[ASSIGNMENT] Please output the whole listing below exactly as it is.

Top of RECORDS PROVIDED

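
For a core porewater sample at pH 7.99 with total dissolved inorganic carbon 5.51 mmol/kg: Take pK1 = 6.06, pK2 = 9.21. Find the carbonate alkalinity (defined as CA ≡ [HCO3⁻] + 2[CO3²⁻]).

CA = 5.76 mmol/kg

CA = [HCO3⁻] + 2[CO3²⁻] = (α₁ + 2α₂)·DIC
At pH 7.99: [H⁺]/K1 = 10^-1.93 = 0.011749, K2/[H⁺] = 10^-1.22 = 0.060256
α₁ = 1/(1 + 0.011749 + 0.060256) = 1/1.0720 = 0.9328; α₂ = α₁·K2/[H⁺] = 0.05621
α₁ + 2α₂ = 1.0452
CA = 1.0452 × 5.51 = 5.76 mmol/kg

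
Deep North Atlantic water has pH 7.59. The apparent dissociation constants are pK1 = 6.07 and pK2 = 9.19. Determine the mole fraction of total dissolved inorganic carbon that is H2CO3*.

α₀ = 0.0286

α₀ = 1 / (1 + K1/[H⁺] + K1K2/[H⁺]²) = 1 / (1 + 10^+1.52 + 10^-0.08)
   = 1 / (1 + 33.113 + 0.83176) = 1/34.945 = 0.02862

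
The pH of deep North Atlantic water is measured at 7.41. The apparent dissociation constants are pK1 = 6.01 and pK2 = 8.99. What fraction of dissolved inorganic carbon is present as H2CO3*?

α₀ = 0.0373

α₀ = 1 / (1 + K1/[H⁺] + K1K2/[H⁺]²) = 1 / (1 + 10^+1.40 + 10^-0.18)
   = 1 / (1 + 25.119 + 0.66069) = 1/26.780 = 0.03734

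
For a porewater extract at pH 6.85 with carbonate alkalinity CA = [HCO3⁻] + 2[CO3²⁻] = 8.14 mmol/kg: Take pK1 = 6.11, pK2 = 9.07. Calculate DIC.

DIC = 9.56 mmol/kg

CA = [HCO3⁻] + 2[CO3²⁻] = (α₁ + 2α₂)·DIC
At pH 6.85: [H⁺]/K1 = 10^-0.74 = 0.18197, K2/[H⁺] = 10^-2.22 = 0.0060256
α₁ = 1/(1 + 0.18197 + 0.0060256) = 1/1.1880 = 0.8418; α₂ = α₁·K2/[H⁺] = 0.005072
α₁ + 2α₂ = 0.8519
DIC = CA / (α₁ + 2α₂) = 8.14 / 0.8519 = 9.56 mmol/kg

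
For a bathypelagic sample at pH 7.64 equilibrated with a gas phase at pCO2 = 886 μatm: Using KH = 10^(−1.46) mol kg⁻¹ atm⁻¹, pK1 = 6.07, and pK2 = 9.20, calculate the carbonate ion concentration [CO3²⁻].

[CO2*] = KH · pCO2 = 10^(−1.46) × 886×10^-6 = 3.072×10^-5 mol/kg
α₀ = 1/(1 + K1/[H⁺] + K1K2/[H⁺]²) = 1/(1 + 10^+1.57 + 10^+0.01) = 0.02553
DIC = [CO2*]/α₀ = 3.072×10^-5 / 0.02553 = 1.204 mmol/kg
[CO3²⁻] = α₂·DIC; α₂ = 0.02612, so [CO3²⁻] = 0.02612 × 1.204 = 0.0314 mmol/kg

[CO3²⁻] = 0.0314 mmol/kg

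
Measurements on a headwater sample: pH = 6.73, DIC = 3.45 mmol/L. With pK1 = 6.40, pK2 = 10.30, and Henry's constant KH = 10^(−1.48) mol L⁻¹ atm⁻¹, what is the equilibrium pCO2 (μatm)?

α₀ = 1 / (1 + K1/[H⁺] + K1K2/[H⁺]²) = 1 / (1 + 10^+0.33 + 10^-3.24)
   = 1 / (1 + 2.1380 + 0.00057544) = 1/3.1385 = 0.3186
[CO2*] = α₀ × DIC = 0.3186 × 3.45 = 1.099 mmol/L
pCO2 = [CO2*]/KH = 1.099×10^-3 / 3.311×10^-2 = 3.32×10^4 μatm

pCO2 = 3.32×10^4 μatm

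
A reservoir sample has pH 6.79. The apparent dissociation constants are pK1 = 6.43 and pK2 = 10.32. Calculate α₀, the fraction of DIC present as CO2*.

α₀ = 0.304

α₀ = 1 / (1 + K1/[H⁺] + K1K2/[H⁺]²) = 1 / (1 + 10^+0.36 + 10^-3.17)
   = 1 / (1 + 2.2909 + 0.00067608) = 1/3.2915 = 0.3038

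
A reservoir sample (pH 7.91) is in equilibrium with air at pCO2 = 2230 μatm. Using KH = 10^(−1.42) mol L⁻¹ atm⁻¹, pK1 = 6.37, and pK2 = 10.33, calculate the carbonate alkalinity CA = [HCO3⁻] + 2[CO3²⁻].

[CO2*] = KH · pCO2 = 10^(−1.42) × 2230×10^-6 = 8.478×10^-5 mol/L
α₀ = 1/(1 + K1/[H⁺] + K1K2/[H⁺]²) = 1/(1 + 10^+1.54 + 10^-0.88) = 0.02793
DIC = [CO2*]/α₀ = 8.478×10^-5 / 0.02793 = 3.036 mmol/L
CA = (α₁ + 2α₂)·DIC = (0.9684 + 2×0.003682) × 3.036 = 2.96 mmol/L

CA = 2.96 mmol/L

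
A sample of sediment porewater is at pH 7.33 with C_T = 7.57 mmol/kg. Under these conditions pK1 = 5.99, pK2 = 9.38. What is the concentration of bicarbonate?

α₁ = 1 / (1 + [H⁺]/K1 + K2/[H⁺]) = 1 / (1 + 10^-1.34 + 10^-2.05)
   = 1 / (1 + 0.045709 + 0.0089125) = 1/1.0546 = 0.9482
[HCO3⁻] = α₁ × DIC = 0.9482 × 7.57 = 7.18 mmol/kg

[HCO3⁻] = 7.18 mmol/kg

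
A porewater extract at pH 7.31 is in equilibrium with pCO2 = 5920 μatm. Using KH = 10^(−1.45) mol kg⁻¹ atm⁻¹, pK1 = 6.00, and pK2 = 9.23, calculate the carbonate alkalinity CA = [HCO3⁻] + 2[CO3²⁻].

[CO2*] = KH · pCO2 = 10^(−1.45) × 5920×10^-6 = 2.100×10^-4 mol/kg
α₀ = 1/(1 + K1/[H⁺] + K1K2/[H⁺]²) = 1/(1 + 10^+1.31 + 10^-0.61) = 0.04616
DIC = [CO2*]/α₀ = 2.100×10^-4 / 0.04616 = 4.550 mmol/kg
CA = (α₁ + 2α₂)·DIC = (0.9425 + 2×0.01133) × 4.550 = 4.39 mmol/kg

CA = 4.39 mmol/kg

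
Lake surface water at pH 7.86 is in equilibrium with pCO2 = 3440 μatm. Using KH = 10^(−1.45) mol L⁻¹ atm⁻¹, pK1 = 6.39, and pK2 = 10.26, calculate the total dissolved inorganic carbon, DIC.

DIC = 3.74 mmol/L

[CO2*] = KH · pCO2 = 10^(−1.45) × 3440×10^-6 = 1.221×10^-4 mol/L
α₀ = 1/(1 + K1/[H⁺] + K1K2/[H⁺]²) = 1/(1 + 10^+1.47 + 10^-0.93) = 0.03265
DIC = [CO2*]/α₀ = 1.221×10^-4 / 0.03265 = 3.74 mmol/L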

Bottom of RECORDS PROVIDED

[EXPECTED OUTPUT]
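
For a core porewater sample at pH 7.99 with total dissolved inorganic carbon 5.51 mmol/kg: Take pK1 = 6.06, pK2 = 9.21. Find the carbonate alkalinity (defined as CA ≡ [HCO3⁻] + 2[CO3²⁻]).

CA = 5.76 mmol/kg

CA = [HCO3⁻] + 2[CO3²⁻] = (α₁ + 2α₂)·DIC
At pH 7.99: [H⁺]/K1 = 10^-1.93 = 0.011749, K2/[H⁺] = 10^-1.22 = 0.060256
α₁ = 1/(1 + 0.011749 + 0.060256) = 1/1.0720 = 0.9328; α₂ = α₁·K2/[H⁺] = 0.05621
α₁ + 2α₂ = 1.0452
CA = 1.0452 × 5.51 = 5.76 mmol/kg

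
Deep North Atlantic water has pH 7.59. The apparent dissociation constants are pK1 = 6.07 and pK2 = 9.19. Determine the mole fraction of total dissolved inorganic carbon that is H2CO3*.

α₀ = 0.0286

α₀ = 1 / (1 + K1/[H⁺] + K1K2/[H⁺]²) = 1 / (1 + 10^+1.52 + 10^-0.08)
   = 1 / (1 + 33.113 + 0.83176) = 1/34.945 = 0.02862

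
The pH of deep North Atlantic water is measured at 7.41. The apparent dissociation constants are pK1 = 6.01 and pK2 = 8.99. What fraction of dissolved inorganic carbon is present as H2CO3*?

α₀ = 0.0373

α₀ = 1 / (1 + K1/[H⁺] + K1K2/[H⁺]²) = 1 / (1 + 10^+1.40 + 10^-0.18)
   = 1 / (1 + 25.119 + 0.66069) = 1/26.780 = 0.03734

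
For a porewater extract at pH 6.85 with carbonate alkalinity CA = [HCO3⁻] + 2[CO3²⁻] = 8.14 mmol/kg: Take pK1 = 6.11, pK2 = 9.07. Calculate DIC.

DIC = 9.56 mmol/kg

CA = [HCO3⁻] + 2[CO3²⁻] = (α₁ + 2α₂)·DIC
At pH 6.85: [H⁺]/K1 = 10^-0.74 = 0.18197, K2/[H⁺] = 10^-2.22 = 0.0060256
α₁ = 1/(1 + 0.18197 + 0.0060256) = 1/1.1880 = 0.8418; α₂ = α₁·K2/[H⁺] = 0.005072
α₁ + 2α₂ = 0.8519
DIC = CA / (α₁ + 2α₂) = 8.14 / 0.8519 = 9.56 mmol/kg

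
For a bathypelagic sample at pH 7.64 equilibrated with a gas phase at pCO2 = 886 μatm: Using KH = 10^(−1.46) mol kg⁻¹ atm⁻¹, pK1 = 6.07, and pK2 = 9.20, calculate the carbonate ion concentration [CO3²⁻].

[CO2*] = KH · pCO2 = 10^(−1.46) × 886×10^-6 = 3.072×10^-5 mol/kg
α₀ = 1/(1 + K1/[H⁺] + K1K2/[H⁺]²) = 1/(1 + 10^+1.57 + 10^+0.01) = 0.02553
DIC = [CO2*]/α₀ = 3.072×10^-5 / 0.02553 = 1.204 mmol/kg
[CO3²⁻] = α₂·DIC; α₂ = 0.02612, so [CO3²⁻] = 0.02612 × 1.204 = 0.0314 mmol/kg

[CO3²⁻] = 0.0314 mmol/kg

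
Measurements on a headwater sample: pH = 6.73, DIC = 3.45 mmol/L. With pK1 = 6.40, pK2 = 10.30, and Henry's constant KH = 10^(−1.48) mol L⁻¹ atm⁻¹, what is the equilibrium pCO2 (μatm)?

α₀ = 1 / (1 + K1/[H⁺] + K1K2/[H⁺]²) = 1 / (1 + 10^+0.33 + 10^-3.24)
   = 1 / (1 + 2.1380 + 0.00057544) = 1/3.1385 = 0.3186
[CO2*] = α₀ × DIC = 0.3186 × 3.45 = 1.099 mmol/L
pCO2 = [CO2*]/KH = 1.099×10^-3 / 3.311×10^-2 = 3.32×10^4 μatm

pCO2 = 3.32×10^4 μatm

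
A reservoir sample has pH 6.79. The apparent dissociation constants are pK1 = 6.43 and pK2 = 10.32. Calculate α₀, the fraction of DIC present as CO2*.

α₀ = 0.304

α₀ = 1 / (1 + K1/[H⁺] + K1K2/[H⁺]²) = 1 / (1 + 10^+0.36 + 10^-3.17)
   = 1 / (1 + 2.2909 + 0.00067608) = 1/3.2915 = 0.3038

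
A reservoir sample (pH 7.91) is in equilibrium with air at pCO2 = 2230 μatm. Using KH = 10^(−1.42) mol L⁻¹ atm⁻¹, pK1 = 6.37, and pK2 = 10.33, calculate the carbonate alkalinity CA = [HCO3⁻] + 2[CO3²⁻].

[CO2*] = KH · pCO2 = 10^(−1.42) × 2230×10^-6 = 8.478×10^-5 mol/L
α₀ = 1/(1 + K1/[H⁺] + K1K2/[H⁺]²) = 1/(1 + 10^+1.54 + 10^-0.88) = 0.02793
DIC = [CO2*]/α₀ = 8.478×10^-5 / 0.02793 = 3.036 mmol/L
CA = (α₁ + 2α₂)·DIC = (0.9684 + 2×0.003682) × 3.036 = 2.96 mmol/L

CA = 2.96 mmol/L

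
A sample of sediment porewater is at pH 7.33 with C_T = 7.57 mmol/kg. Under these conditions pK1 = 5.99, pK2 = 9.38. What is the concentration of bicarbonate?

α₁ = 1 / (1 + [H⁺]/K1 + K2/[H⁺]) = 1 / (1 + 10^-1.34 + 10^-2.05)
   = 1 / (1 + 0.045709 + 0.0089125) = 1/1.0546 = 0.9482
[HCO3⁻] = α₁ × DIC = 0.9482 × 7.57 = 7.18 mmol/kg

[HCO3⁻] = 7.18 mmol/kg

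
A porewater extract at pH 7.31 is in equilibrium with pCO2 = 5920 μatm. Using KH = 10^(−1.45) mol kg⁻¹ atm⁻¹, pK1 = 6.00, and pK2 = 9.23, calculate the carbonate alkalinity CA = [HCO3⁻] + 2[CO3²⁻].

[CO2*] = KH · pCO2 = 10^(−1.45) × 5920×10^-6 = 2.100×10^-4 mol/kg
α₀ = 1/(1 + K1/[H⁺] + K1K2/[H⁺]²) = 1/(1 + 10^+1.31 + 10^-0.61) = 0.04616
DIC = [CO2*]/α₀ = 2.100×10^-4 / 0.04616 = 4.550 mmol/kg
CA = (α₁ + 2α₂)·DIC = (0.9425 + 2×0.01133) × 4.550 = 4.39 mmol/kg

CA = 4.39 mmol/kg

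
Lake surface water at pH 7.86 is in equilibrium with pCO2 = 3440 μatm. Using KH = 10^(−1.45) mol L⁻¹ atm⁻¹, pK1 = 6.39, and pK2 = 10.26, calculate the total dissolved inorganic carbon, DIC.

DIC = 3.74 mmol/L

[CO2*] = KH · pCO2 = 10^(−1.45) × 3440×10^-6 = 1.221×10^-4 mol/L
α₀ = 1/(1 + K1/[H⁺] + K1K2/[H⁺]²) = 1/(1 + 10^+1.47 + 10^-0.93) = 0.03265
DIC = [CO2*]/α₀ = 1.221×10^-4 / 0.03265 = 3.74 mmol/L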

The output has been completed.